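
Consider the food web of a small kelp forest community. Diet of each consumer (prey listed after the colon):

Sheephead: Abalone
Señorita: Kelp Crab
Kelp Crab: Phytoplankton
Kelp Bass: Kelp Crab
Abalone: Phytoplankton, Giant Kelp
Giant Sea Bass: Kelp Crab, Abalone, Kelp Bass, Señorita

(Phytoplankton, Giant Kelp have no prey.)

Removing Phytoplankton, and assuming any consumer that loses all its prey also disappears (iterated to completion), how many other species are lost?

3

Remove Phytoplankton.
Round 1: Kelp Crab (all prey gone) → extinct.
Round 2: Kelp Bass (all prey gone), Señorita (all prey gone) → extinct.
No further losses. Total secondary extinctions: 3.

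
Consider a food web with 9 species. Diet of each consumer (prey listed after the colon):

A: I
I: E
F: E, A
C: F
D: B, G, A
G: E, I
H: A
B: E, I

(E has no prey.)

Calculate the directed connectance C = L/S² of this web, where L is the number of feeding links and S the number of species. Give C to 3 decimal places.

C = 0.160

The web has S = 9 species and L = 13 feeding links.
C = L / S² = 13 / 81 = 0.1605 ≈ 0.160.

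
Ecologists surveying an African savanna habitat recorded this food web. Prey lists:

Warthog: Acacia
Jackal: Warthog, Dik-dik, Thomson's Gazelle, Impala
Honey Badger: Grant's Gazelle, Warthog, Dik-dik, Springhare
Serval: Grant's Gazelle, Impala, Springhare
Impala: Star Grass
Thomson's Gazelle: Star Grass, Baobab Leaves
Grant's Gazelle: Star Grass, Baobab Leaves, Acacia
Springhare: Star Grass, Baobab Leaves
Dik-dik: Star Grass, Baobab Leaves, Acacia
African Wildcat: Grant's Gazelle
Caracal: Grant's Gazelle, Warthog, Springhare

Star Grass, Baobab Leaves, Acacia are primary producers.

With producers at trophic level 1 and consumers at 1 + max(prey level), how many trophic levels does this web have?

Producers (level 1): Star Grass, Baobab Leaves, Acacia.
Star Grass → Springhare → Serval gives Serval level 3.
No species has a prey at level 3, so no species reaches level 4.

3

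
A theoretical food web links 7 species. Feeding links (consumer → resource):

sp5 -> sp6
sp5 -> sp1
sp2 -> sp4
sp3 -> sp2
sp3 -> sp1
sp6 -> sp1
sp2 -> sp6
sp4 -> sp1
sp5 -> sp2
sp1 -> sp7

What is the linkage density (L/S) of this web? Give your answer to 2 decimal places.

There are L = 10 links among S = 7 species.
L/S = 10/7 = 1.4286 ≈ 1.43.

L/S = 1.43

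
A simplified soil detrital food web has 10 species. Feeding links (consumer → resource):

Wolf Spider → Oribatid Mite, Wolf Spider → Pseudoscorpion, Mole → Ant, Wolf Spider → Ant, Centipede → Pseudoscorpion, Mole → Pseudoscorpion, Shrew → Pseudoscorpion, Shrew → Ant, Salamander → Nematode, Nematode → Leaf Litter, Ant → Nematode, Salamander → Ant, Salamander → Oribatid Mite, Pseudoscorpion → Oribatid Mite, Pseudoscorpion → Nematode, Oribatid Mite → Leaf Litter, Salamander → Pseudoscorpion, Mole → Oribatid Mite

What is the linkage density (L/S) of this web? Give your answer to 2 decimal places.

There are L = 18 links among S = 10 species.
L/S = 18/10 = 1.8000 ≈ 1.80.

L/S = 1.80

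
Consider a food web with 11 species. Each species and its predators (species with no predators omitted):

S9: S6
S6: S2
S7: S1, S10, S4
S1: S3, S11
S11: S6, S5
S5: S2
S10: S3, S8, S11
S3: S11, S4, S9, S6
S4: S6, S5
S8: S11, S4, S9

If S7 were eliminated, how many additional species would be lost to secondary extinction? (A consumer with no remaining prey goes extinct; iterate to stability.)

10

Remove S7.
Round 1: S1 (all prey gone), S10 (all prey gone) → extinct.
Round 2: S3 (all prey gone), S8 (all prey gone) → extinct.
Round 3: S11 (all prey gone), S4 (all prey gone), S9 (all prey gone) → extinct.
Round 4: S6 (all prey gone), S5 (all prey gone) → extinct.
Round 5: S2 (all prey gone) → extinct.
No further losses. Total secondary extinctions: 10.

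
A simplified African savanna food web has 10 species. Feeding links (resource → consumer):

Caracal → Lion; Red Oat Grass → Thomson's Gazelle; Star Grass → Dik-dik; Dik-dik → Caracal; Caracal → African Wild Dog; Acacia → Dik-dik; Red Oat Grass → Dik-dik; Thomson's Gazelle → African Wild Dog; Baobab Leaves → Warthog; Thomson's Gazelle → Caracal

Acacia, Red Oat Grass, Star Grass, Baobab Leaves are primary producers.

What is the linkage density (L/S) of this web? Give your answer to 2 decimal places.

L/S = 1.00

There are L = 10 links among S = 10 species.
L/S = 10/10 = 1.0000 ≈ 1.00.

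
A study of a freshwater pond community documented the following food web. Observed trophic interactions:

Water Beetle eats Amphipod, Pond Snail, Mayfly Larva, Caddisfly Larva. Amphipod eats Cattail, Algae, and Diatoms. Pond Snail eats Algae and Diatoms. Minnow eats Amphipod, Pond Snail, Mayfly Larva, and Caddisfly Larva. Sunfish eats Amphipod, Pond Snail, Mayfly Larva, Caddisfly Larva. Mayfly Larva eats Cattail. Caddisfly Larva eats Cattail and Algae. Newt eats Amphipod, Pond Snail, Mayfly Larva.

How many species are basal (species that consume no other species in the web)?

Basal species (no prey listed): Diatoms, Algae, Cattail.
Count: 3.

3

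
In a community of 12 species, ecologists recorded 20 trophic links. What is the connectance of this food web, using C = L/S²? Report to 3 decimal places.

The web has S = 12 species and L = 20 feeding links.
C = L / S² = 20 / 144 = 0.1389 ≈ 0.139.

C = 0.139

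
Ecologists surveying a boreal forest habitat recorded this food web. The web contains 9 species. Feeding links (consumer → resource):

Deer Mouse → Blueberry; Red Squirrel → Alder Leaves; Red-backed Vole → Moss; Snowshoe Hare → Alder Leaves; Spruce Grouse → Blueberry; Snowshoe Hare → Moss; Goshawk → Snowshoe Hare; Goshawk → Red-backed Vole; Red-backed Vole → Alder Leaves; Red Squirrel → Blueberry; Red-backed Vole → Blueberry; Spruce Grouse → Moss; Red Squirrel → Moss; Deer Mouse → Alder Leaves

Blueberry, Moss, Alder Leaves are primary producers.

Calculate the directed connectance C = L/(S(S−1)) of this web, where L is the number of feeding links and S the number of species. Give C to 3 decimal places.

C = 0.194

The web has S = 9 species and L = 14 feeding links.
C = L / (S(S−1)) = 14 / 72 = 0.1944 ≈ 0.194.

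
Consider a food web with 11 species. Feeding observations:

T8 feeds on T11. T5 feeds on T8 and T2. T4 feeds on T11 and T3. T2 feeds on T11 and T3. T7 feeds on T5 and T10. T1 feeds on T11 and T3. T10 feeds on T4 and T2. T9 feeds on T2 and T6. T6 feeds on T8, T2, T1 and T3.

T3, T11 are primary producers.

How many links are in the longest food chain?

3 links

One longest chain: T11 → T8 → T5 → T7.
It has 4 species and 3 links.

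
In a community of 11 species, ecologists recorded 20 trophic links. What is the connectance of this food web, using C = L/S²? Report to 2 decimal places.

The web has S = 11 species and L = 20 feeding links.
C = L / S² = 20 / 121 = 0.1653 ≈ 0.17.

C = 0.17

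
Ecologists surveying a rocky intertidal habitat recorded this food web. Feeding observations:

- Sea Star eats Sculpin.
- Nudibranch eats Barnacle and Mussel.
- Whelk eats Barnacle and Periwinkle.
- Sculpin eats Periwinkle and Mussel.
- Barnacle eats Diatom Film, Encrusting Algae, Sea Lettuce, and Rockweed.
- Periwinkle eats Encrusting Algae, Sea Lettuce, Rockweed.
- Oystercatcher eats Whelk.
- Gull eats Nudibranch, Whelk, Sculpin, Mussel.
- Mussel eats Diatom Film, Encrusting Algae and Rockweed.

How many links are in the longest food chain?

One longest chain: Rockweed → Barnacle → Whelk → Oystercatcher.
It has 4 species and 3 links.

3 links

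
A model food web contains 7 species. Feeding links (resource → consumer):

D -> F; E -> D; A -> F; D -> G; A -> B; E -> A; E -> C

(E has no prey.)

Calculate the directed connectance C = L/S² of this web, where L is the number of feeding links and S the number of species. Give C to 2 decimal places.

The web has S = 7 species and L = 7 feeding links.
C = L / S² = 7 / 49 = 0.1429 ≈ 0.14.

C = 0.14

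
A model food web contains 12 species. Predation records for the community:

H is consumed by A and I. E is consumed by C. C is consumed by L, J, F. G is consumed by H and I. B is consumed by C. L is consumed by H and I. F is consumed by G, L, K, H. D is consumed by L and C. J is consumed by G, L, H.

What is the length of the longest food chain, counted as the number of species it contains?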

=== WORK INSTRUCTION ===
Among the entries above, how many lines hold the string "Sculpin"? Answer with the bare number.

=== RESPONSE TO THE TASK ===
3